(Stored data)
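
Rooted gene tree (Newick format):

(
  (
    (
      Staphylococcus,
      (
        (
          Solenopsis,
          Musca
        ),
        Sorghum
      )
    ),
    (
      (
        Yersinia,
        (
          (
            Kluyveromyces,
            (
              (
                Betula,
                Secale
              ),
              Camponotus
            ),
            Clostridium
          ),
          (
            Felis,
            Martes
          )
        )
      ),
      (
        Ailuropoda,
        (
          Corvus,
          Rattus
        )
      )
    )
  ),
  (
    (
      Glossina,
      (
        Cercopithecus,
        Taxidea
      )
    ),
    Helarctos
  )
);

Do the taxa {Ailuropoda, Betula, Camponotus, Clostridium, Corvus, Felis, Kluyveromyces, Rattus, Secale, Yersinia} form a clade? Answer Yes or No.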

REQUIREMENT
Only the number should be given: how many lines of the data contain the word "Betula"?

OUTPUT FOR THIS EXERCISE
2